Report the count of lines below that include "find", without any other text.

BEGIN TASK INPUT

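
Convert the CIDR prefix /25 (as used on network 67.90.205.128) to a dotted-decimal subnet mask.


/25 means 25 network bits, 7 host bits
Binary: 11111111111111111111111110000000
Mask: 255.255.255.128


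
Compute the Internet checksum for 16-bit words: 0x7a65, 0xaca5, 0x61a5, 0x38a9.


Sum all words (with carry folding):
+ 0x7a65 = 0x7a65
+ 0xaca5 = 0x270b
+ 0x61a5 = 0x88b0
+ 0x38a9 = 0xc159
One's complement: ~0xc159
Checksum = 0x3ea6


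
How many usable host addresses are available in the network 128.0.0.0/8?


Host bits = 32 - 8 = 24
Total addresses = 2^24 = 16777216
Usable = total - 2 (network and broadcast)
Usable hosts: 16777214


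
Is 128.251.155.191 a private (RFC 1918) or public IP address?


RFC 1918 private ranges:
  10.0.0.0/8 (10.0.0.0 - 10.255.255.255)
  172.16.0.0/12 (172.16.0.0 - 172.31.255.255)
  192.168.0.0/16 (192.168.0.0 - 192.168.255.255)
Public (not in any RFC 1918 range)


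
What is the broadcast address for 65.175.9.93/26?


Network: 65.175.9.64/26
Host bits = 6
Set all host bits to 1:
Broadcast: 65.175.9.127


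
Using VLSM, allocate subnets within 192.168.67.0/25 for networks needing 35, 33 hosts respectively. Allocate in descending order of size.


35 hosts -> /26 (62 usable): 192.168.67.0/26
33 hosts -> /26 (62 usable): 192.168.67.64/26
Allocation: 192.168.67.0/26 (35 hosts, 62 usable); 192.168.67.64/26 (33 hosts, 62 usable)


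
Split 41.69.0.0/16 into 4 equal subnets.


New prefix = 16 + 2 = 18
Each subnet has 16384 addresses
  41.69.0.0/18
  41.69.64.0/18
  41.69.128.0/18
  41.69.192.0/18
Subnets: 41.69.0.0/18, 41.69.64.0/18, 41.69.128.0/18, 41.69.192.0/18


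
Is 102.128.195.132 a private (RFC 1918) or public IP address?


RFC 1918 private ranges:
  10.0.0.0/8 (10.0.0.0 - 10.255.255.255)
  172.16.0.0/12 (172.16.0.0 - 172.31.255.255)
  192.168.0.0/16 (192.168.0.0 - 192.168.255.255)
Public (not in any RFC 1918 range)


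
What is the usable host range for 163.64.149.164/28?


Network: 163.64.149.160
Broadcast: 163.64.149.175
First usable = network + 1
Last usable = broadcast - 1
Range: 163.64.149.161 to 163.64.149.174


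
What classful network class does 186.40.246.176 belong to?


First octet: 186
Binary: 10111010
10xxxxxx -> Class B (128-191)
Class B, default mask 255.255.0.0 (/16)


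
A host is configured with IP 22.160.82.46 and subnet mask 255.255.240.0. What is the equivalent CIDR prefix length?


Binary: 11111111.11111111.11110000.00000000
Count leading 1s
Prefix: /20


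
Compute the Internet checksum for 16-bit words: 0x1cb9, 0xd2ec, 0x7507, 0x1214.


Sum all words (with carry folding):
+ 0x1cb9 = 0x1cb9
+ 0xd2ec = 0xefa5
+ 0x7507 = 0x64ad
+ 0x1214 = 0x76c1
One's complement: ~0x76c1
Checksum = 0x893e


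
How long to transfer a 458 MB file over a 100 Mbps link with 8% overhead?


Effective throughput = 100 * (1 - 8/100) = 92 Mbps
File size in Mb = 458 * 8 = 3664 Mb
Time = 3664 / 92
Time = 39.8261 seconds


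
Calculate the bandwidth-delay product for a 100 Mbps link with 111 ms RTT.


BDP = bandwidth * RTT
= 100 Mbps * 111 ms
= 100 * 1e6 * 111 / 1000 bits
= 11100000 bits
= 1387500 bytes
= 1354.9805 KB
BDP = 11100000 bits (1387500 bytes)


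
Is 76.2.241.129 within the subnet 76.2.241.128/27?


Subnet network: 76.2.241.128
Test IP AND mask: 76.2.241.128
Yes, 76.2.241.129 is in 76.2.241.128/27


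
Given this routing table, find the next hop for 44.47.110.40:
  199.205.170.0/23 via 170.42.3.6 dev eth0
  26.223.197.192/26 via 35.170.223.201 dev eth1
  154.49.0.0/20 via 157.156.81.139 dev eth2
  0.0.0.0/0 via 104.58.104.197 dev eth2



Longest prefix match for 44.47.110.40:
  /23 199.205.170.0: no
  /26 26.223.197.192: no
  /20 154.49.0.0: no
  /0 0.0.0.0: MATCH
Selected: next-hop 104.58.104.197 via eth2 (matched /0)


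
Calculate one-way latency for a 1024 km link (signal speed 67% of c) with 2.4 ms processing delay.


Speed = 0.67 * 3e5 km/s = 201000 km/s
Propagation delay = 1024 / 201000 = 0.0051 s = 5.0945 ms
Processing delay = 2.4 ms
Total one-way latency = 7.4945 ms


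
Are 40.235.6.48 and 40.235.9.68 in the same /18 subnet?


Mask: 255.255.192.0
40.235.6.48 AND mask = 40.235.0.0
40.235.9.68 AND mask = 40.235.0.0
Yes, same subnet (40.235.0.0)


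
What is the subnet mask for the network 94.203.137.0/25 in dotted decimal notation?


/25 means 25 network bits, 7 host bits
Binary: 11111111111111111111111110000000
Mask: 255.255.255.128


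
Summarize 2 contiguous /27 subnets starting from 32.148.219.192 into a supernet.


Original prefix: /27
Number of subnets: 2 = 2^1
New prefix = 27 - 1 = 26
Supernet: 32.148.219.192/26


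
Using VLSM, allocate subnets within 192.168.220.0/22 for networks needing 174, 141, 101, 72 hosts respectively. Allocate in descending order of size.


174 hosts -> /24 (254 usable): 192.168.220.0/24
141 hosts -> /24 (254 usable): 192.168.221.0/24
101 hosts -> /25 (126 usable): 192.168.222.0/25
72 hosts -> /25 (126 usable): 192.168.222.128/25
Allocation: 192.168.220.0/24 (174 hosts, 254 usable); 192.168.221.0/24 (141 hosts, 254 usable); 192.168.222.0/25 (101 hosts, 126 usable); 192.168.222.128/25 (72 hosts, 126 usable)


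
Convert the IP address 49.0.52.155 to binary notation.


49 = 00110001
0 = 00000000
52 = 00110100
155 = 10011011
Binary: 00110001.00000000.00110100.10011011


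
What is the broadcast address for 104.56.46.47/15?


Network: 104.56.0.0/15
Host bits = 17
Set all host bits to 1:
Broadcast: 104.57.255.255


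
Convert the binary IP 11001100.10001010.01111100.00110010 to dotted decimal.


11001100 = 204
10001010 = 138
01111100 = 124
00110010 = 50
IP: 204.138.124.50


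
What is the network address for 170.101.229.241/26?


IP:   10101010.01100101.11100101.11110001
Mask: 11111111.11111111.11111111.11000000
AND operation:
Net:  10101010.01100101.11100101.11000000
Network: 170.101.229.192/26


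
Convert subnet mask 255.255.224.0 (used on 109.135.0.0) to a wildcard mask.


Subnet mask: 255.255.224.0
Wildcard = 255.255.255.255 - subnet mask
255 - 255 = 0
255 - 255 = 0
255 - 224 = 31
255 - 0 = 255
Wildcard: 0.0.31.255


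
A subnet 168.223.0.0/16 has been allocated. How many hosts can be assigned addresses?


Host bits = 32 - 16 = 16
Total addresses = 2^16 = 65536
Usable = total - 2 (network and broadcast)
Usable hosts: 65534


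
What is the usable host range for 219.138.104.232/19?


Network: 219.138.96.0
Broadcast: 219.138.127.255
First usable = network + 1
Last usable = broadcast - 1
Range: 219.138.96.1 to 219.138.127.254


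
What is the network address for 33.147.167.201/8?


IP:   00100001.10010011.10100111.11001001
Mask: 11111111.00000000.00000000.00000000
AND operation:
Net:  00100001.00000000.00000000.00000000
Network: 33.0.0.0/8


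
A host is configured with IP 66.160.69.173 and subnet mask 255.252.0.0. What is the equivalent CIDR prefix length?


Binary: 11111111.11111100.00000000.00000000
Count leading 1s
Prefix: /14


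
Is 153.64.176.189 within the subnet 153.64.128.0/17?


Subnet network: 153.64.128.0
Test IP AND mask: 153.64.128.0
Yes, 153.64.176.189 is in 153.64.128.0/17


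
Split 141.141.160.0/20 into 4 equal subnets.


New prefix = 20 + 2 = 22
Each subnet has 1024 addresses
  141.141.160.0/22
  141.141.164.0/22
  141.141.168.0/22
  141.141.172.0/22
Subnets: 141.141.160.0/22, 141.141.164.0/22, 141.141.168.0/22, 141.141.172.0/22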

END TASK INPUT
BEGIN TASK INPUT

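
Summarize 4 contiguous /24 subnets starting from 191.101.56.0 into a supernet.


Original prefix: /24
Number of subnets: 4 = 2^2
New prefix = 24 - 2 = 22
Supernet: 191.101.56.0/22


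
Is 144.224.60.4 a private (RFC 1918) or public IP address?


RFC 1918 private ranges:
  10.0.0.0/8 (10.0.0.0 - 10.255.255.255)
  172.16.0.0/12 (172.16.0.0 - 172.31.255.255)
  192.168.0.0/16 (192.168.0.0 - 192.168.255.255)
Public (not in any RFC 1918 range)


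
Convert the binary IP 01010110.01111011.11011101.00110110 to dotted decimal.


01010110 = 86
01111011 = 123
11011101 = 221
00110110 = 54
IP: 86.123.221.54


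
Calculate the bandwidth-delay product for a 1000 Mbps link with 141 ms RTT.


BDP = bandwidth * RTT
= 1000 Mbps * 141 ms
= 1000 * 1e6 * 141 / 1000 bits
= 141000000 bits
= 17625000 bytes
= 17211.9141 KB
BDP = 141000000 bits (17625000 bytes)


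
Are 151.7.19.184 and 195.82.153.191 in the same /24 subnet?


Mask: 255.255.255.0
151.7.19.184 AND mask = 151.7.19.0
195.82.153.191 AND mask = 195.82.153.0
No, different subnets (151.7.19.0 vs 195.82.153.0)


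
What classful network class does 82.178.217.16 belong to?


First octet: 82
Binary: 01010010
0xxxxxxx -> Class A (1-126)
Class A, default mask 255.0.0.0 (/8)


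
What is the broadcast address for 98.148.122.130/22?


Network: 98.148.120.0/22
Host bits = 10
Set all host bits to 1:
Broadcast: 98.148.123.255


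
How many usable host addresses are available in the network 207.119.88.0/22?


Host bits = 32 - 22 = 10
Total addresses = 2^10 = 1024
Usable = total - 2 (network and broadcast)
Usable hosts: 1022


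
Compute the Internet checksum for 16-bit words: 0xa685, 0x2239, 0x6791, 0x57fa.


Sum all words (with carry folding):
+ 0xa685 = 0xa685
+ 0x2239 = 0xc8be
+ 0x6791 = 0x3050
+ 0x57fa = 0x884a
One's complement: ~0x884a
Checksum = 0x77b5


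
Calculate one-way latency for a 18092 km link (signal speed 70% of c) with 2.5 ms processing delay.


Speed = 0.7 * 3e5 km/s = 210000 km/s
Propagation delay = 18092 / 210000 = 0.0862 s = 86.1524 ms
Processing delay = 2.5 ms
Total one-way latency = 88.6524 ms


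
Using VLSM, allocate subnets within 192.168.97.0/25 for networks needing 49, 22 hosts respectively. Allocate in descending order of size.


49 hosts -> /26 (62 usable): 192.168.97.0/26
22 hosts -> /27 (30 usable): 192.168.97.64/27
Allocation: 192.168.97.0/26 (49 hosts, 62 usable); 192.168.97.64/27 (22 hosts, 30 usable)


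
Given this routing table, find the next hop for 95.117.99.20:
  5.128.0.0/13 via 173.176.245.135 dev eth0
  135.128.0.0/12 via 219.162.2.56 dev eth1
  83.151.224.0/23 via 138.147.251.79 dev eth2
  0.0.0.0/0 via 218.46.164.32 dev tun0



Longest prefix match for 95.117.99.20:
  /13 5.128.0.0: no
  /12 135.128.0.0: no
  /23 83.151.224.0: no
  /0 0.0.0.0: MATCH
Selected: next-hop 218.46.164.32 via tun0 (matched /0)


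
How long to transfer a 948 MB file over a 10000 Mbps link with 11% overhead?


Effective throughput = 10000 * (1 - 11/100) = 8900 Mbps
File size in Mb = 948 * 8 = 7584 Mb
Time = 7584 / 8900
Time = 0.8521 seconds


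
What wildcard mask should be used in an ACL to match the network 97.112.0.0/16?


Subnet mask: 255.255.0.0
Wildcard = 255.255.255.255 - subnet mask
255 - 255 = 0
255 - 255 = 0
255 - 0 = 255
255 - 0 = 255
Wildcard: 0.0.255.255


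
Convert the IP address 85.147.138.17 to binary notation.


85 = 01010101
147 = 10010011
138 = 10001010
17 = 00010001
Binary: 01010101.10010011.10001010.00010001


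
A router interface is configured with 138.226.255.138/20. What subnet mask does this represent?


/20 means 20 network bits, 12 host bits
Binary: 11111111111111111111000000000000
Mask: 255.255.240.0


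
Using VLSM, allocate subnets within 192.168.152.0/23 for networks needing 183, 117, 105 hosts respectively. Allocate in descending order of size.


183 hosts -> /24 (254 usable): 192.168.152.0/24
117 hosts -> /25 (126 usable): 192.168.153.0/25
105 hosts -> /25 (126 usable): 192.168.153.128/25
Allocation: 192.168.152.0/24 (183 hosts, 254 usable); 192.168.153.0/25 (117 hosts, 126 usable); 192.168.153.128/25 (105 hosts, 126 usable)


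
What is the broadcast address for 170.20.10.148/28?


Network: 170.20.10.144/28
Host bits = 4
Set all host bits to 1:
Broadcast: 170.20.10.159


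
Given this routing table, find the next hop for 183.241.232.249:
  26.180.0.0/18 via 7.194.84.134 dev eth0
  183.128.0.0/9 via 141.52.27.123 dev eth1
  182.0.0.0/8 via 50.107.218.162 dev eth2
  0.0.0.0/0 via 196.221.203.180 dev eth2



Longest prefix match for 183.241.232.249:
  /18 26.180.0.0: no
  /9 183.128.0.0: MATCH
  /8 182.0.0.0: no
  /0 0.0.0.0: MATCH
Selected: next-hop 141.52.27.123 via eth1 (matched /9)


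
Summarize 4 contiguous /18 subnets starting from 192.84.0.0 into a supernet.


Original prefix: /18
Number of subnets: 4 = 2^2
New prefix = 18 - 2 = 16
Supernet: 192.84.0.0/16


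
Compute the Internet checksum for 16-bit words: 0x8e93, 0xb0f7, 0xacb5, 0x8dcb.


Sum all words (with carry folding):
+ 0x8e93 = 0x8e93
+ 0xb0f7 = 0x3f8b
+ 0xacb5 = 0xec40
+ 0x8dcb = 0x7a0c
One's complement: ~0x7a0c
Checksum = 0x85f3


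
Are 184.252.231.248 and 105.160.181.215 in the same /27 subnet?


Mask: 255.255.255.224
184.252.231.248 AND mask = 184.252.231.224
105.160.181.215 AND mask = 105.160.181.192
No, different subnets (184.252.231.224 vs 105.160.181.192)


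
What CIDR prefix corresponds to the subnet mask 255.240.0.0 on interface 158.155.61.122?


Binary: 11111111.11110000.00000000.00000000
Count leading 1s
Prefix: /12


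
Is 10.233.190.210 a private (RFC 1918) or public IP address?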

END TASK INPUT
BEGIN TASK INPUT

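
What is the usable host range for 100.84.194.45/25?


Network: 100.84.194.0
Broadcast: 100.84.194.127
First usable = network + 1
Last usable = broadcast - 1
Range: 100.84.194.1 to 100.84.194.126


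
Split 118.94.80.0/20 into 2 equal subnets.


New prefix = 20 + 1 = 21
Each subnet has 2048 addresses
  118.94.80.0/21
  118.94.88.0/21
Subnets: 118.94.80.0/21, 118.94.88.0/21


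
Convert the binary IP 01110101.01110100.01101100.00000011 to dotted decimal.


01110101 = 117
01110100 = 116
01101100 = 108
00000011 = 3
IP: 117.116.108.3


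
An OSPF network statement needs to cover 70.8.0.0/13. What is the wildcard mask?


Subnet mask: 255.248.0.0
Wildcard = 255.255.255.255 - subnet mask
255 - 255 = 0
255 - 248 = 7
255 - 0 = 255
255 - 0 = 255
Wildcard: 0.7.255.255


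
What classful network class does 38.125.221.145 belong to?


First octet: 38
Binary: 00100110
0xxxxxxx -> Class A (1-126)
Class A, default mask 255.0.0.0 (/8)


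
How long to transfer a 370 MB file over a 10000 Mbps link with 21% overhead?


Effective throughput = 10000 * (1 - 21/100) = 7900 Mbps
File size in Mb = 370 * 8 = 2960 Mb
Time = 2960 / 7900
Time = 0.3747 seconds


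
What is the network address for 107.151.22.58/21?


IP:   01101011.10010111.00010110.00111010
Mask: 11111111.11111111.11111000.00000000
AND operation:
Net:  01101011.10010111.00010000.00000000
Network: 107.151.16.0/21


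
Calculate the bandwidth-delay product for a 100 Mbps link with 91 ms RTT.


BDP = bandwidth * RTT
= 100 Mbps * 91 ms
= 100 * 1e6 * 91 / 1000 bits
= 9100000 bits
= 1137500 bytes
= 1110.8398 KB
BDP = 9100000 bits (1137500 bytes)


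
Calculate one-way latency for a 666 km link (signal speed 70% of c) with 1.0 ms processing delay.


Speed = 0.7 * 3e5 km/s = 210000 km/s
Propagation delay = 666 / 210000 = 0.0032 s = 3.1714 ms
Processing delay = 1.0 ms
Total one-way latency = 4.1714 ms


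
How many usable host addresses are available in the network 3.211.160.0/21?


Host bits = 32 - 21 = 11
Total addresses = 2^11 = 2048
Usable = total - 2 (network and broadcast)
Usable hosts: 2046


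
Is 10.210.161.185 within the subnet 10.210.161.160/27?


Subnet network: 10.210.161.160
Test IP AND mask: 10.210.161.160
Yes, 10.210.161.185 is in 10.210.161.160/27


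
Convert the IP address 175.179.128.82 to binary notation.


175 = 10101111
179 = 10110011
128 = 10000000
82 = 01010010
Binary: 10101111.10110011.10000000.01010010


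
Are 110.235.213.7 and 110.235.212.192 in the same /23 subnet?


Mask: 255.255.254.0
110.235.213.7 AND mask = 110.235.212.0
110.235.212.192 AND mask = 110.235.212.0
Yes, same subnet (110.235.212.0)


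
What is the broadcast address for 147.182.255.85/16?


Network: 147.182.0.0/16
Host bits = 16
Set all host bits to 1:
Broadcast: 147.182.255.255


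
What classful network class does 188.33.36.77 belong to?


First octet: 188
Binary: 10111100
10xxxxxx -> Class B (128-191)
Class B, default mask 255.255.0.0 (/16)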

END TASK INPUT

OUTPUT FOR THIS TASK => 3